* [Problem description]: Please copy exactly every line from the one that contains "Consider the Fibonacci" to the end of the data below, with both ends included and no other lines.

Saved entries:
----

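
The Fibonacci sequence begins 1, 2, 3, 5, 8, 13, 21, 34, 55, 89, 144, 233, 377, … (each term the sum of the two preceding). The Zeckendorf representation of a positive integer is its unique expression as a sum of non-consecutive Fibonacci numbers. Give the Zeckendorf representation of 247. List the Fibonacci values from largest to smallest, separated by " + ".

233 + 13 + 1

Greedy algorithm:
247 − 233 = 14
14 − 13 = 1
1 − 1 = 0
So 247 = 233 + 13 + 1, with no two terms consecutive in the sequence.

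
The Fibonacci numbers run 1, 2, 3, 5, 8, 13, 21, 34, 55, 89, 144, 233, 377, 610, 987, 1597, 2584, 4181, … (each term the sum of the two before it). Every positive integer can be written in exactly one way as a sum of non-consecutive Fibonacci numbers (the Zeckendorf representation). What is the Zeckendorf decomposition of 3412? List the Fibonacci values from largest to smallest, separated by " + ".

2584 + 610 + 144 + 55 + 13 + 5 + 1

take 2584 (≤ 3412); 3412 − 2584 = 828
take 610 (≤ 828); 828 − 610 = 218
take 144 (≤ 218); 218 − 144 = 74
take 55 (≤ 74); 74 − 55 = 19
take 13 (≤ 19); 19 − 13 = 6
take 5 (≤ 6); 6 − 5 = 1
take 1 (≤ 1); 1 − 1 = 0
So 3412 = 2584 + 610 + 144 + 55 + 13 + 5 + 1, with no two terms consecutive in the sequence.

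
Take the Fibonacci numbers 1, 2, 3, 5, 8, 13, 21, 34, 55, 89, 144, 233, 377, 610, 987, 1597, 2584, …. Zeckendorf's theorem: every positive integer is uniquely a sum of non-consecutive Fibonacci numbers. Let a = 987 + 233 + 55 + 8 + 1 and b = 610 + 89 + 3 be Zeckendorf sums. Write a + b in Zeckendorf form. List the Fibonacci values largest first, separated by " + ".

1597 + 377 + 8 + 3 + 1

The two numbers are 1284 and 702, so their sum is 1986.
Greedy algorithm:
largest Fibonacci ≤ 1986 is 1597; 1986 − 1597 = 389
largest Fibonacci ≤ 389 is 377; 389 − 377 = 12
largest Fibonacci ≤ 12 is 8; 12 − 8 = 4
largest Fibonacci ≤ 4 is 3; 4 − 3 = 1
largest Fibonacci ≤ 1 is 1; 1 − 1 = 0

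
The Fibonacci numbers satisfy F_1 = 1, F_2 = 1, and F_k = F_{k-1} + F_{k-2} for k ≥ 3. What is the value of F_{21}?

10946

Iterating the recurrence up to F_{14} = 377 and F_{13} = 233:
F_{15} = F_{14} + F_{13} = 377 + 233 = 610
F_{16} = F_{15} + F_{14} = 610 + 377 = 987
F_{17} = F_{16} + F_{15} = 987 + 610 = 1597
F_{18} = F_{17} + F_{16} = 1597 + 987 = 2584
F_{19} = F_{18} + F_{17} = 2584 + 1597 = 4181
F_{20} = F_{19} + F_{18} = 4181 + 2584 = 6765
F_{21} = F_{20} + F_{19} = 6765 + 4181 = 10946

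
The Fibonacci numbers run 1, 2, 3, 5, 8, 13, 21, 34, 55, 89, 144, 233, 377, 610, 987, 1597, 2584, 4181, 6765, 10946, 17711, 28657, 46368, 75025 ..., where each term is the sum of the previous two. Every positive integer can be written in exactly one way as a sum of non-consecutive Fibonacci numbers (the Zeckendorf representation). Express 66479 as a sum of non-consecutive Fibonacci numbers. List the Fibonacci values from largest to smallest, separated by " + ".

66479 − 46368 = 20111
20111 − 17711 = 2400
2400 − 1597 = 803
803 − 610 = 193
193 − 144 = 49
49 − 34 = 15
15 − 13 = 2
2 − 2 = 0
So 66479 = 46368 + 17711 + 1597 + 610 + 144 + 34 + 13 + 2, with no two terms consecutive in the sequence.

46368 + 17711 + 1597 + 610 + 144 + 34 + 13 + 2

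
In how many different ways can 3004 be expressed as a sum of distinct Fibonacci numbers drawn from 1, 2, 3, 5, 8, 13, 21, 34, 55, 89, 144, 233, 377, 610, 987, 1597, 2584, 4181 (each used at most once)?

32

Starting from the Zeckendorf form and repeatedly splitting a term F_k into F_{k−1} + F_{k−2} (when neither is already used) reaches every representation.
3004 = 2584+377+34+8+1 = 2584+377+34+5+3+1 = 2584+377+21+13+8+1 = … (29 more), for 32 in all.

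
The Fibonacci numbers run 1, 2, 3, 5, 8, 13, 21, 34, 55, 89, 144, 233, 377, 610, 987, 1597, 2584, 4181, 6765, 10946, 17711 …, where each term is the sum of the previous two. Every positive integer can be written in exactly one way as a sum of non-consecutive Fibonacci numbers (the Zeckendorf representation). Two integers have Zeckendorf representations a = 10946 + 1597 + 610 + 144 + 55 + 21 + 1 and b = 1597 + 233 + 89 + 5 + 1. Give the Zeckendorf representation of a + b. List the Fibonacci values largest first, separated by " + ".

The two numbers are 13374 and 1925, so their sum is 15299.
take 10946 (≤ 15299); 15299 − 10946 = 4353
take 4181 (≤ 4353); 4353 − 4181 = 172
take 144 (≤ 172); 172 − 144 = 28
take 21 (≤ 28); 28 − 21 = 7
take 5 (≤ 7); 7 − 5 = 2
take 2 (≤ 2); 2 − 2 = 0

10946 + 4181 + 144 + 21 + 5 + 2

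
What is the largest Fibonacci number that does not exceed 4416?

4181 ≤ 4416 < 6765, so the largest Fibonacci number not exceeding 4416 is 4181.

4181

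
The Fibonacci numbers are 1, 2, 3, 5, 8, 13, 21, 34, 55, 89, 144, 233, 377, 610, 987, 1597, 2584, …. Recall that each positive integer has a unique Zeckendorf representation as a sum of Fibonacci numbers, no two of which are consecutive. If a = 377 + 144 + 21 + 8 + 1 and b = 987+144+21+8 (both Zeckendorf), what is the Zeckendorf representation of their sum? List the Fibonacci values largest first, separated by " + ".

The two numbers are 551 and 1160, so their sum is 1711.
Greedy algorithm:
1711 − 1597 = 114
114 − 89 = 25
25 − 21 = 4
4 − 3 = 1
1 − 1 = 0

1597 + 89 + 21 + 3 + 1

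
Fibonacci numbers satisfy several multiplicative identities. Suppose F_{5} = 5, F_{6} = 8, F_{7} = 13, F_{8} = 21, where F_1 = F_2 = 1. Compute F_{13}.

By the addition formula F_{m+n} = F_m F_{n+1} + F_{m−1} F_n with m=8, n=5: F_{13} = 21·8 + 13·5 = 168 + 65 = 233.

233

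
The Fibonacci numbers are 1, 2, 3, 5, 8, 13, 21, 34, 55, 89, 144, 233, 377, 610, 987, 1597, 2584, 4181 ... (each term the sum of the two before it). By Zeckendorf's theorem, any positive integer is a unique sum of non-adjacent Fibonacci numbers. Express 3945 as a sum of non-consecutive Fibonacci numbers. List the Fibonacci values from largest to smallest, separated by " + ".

Greedy algorithm:
3945: greatest Fibonacci not exceeding it is 2584, leaving 1361
1361: greatest Fibonacci not exceeding it is 987, leaving 374
374: greatest Fibonacci not exceeding it is 233, leaving 141
141: greatest Fibonacci not exceeding it is 89, leaving 52
52: greatest Fibonacci not exceeding it is 34, leaving 18
18: greatest Fibonacci not exceeding it is 13, leaving 5
5: greatest Fibonacci not exceeding it is 5, leaving 0
So 3945 = 2584 + 987 + 233 + 89 + 34 + 13 + 5, with no two terms consecutive in the sequence.

2584 + 987 + 233 + 89 + 34 + 13 + 5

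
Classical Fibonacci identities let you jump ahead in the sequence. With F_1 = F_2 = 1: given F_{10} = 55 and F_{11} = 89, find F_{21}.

10946

By F_{2k+1} = F_k² + F_{k+1}²: F_{21} = 55² + 89² = 3025 + 7921 = 10946.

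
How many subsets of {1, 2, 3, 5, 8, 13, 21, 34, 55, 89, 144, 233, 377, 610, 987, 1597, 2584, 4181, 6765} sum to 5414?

Each representation comes from the Zeckendorf form by replacing some F_k with F_{k−1} + F_{k−2} where possible.
5414 = 4181+987+233+13 = 4181+987+233+8+5 = 4181+987+144+89+13 = … (41 more), for 44 in all.

44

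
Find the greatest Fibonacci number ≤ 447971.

317811 ≤ 447971 < 514229, so the largest Fibonacci number not exceeding 447971 is 317811.

317811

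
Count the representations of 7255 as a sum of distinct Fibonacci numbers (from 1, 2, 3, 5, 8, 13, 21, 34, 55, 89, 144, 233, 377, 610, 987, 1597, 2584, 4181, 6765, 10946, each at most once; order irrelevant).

7255 = 6765+377+89+21+3 = 6765+377+89+21+2+1 = 6765+377+89+13+8+3 = 6765+377+55+34+21+3 = … (66 more), for 70 in all.

70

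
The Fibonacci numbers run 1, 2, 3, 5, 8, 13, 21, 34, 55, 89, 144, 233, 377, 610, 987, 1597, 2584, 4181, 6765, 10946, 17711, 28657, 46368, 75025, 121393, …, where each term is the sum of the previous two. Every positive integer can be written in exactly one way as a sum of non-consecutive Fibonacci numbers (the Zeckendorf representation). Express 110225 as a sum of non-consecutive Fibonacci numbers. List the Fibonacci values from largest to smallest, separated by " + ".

take 75025 (≤ 110225); 110225 − 75025 = 35200
take 28657 (≤ 35200); 35200 − 28657 = 6543
take 4181 (≤ 6543); 6543 − 4181 = 2362
take 1597 (≤ 2362); 2362 − 1597 = 765
take 610 (≤ 765); 765 − 610 = 155
take 144 (≤ 155); 155 − 144 = 11
take 8 (≤ 11); 11 − 8 = 3
take 3 (≤ 3); 3 − 3 = 0
So 110225 = 75025 + 28657 + 4181 + 1597 + 610 + 144 + 8 + 3, with no two terms consecutive in the sequence.

75025 + 28657 + 4181 + 1597 + 610 + 144 + 8 + 3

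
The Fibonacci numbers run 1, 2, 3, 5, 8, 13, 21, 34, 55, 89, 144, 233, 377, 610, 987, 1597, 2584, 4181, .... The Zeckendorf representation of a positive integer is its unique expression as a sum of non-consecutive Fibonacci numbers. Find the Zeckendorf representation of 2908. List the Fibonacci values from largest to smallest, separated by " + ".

largest Fibonacci ≤ 2908 is 2584; 2908 − 2584 = 324
largest Fibonacci ≤ 324 is 233; 324 − 233 = 91
largest Fibonacci ≤ 91 is 89; 91 − 89 = 2
largest Fibonacci ≤ 2 is 2; 2 − 2 = 0
So 2908 = 2584 + 233 + 89 + 2, with no two terms consecutive in the sequence.

2584 + 233 + 89 + 2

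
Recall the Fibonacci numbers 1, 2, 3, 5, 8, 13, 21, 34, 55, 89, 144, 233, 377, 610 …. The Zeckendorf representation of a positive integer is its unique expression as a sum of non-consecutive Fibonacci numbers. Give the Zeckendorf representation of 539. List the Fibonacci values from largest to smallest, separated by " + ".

377 + 144 + 13 + 5

subtract 377 from 539: 162 remains
subtract 144 from 162: 18 remains
subtract 13 from 18: 5 remains
subtract 5 from 5: 0 remains
So 539 = 377 + 144 + 13 + 5, with no two terms consecutive in the sequence.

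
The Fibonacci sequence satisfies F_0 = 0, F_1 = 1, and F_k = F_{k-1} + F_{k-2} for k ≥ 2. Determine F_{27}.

196418

Iterating the recurrence up to F_{23} = 28657 and F_{22} = 17711:
F_{24} = F_{23} + F_{22} = 28657 + 17711 = 46368
F_{25} = F_{24} + F_{23} = 46368 + 28657 = 75025
F_{26} = F_{25} + F_{24} = 75025 + 46368 = 121393
F_{27} = F_{26} + F_{25} = 121393 + 75025 = 196418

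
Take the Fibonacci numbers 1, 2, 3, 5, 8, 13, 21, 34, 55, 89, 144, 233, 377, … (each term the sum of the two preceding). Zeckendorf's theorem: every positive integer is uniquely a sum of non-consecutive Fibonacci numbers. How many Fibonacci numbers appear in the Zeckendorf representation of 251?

251: greatest Fibonacci not exceeding it is 233, leaving 18
18: greatest Fibonacci not exceeding it is 13, leaving 5
5: greatest Fibonacci not exceeding it is 5, leaving 0
251 = 233 + 13 + 5, which has 3 terms.

3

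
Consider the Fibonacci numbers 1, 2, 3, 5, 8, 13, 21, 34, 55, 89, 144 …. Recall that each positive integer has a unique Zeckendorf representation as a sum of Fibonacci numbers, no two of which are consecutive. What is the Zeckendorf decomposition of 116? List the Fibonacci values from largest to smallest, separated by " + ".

Greedily peel off the largest Fibonacci term at each step:
subtract 89 from 116: 27 remains
subtract 21 from 27: 6 remains
subtract 5 from 6: 1 remains
subtract 1 from 1: 0 remains
So 116 = 89 + 21 + 5 + 1, with no two terms consecutive in the sequence.

89 + 21 + 5 + 1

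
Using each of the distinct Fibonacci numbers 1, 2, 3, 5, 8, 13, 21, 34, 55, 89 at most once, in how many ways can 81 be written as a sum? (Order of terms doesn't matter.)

81 = 55+21+5 = 55+21+3+2 = 55+13+8+5 = … (3 more), for 6 in all.

6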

----

* [Answer space]:
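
Consider the Fibonacci numbers 1, 2, 3, 5, 8, 13, 21, 34, 55, 89, 144 …. Recall that each positive integer has a unique Zeckendorf representation as a sum of Fibonacci numbers, no two of which are consecutive. What is the Zeckendorf decomposition of 116? List the Fibonacci values from largest to smallest, separated by " + ".

Greedily peel off the largest Fibonacci term at each step:
subtract 89 from 116: 27 remains
subtract 21 from 27: 6 remains
subtract 5 from 6: 1 remains
subtract 1 from 1: 0 remains
So 116 = 89 + 21 + 5 + 1, with no two terms consecutive in the sequence.

89 + 21 + 5 + 1

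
Using each of the distinct Fibonacci numbers 1, 2, 3, 5, 8, 13, 21, 34, 55, 89 at most once, in how many ways can 81 be written as a sum? (Order of terms doesn't matter.)

81 = 55+21+5 = 55+21+3+2 = 55+13+8+5 = … (3 more), for 6 in all.

6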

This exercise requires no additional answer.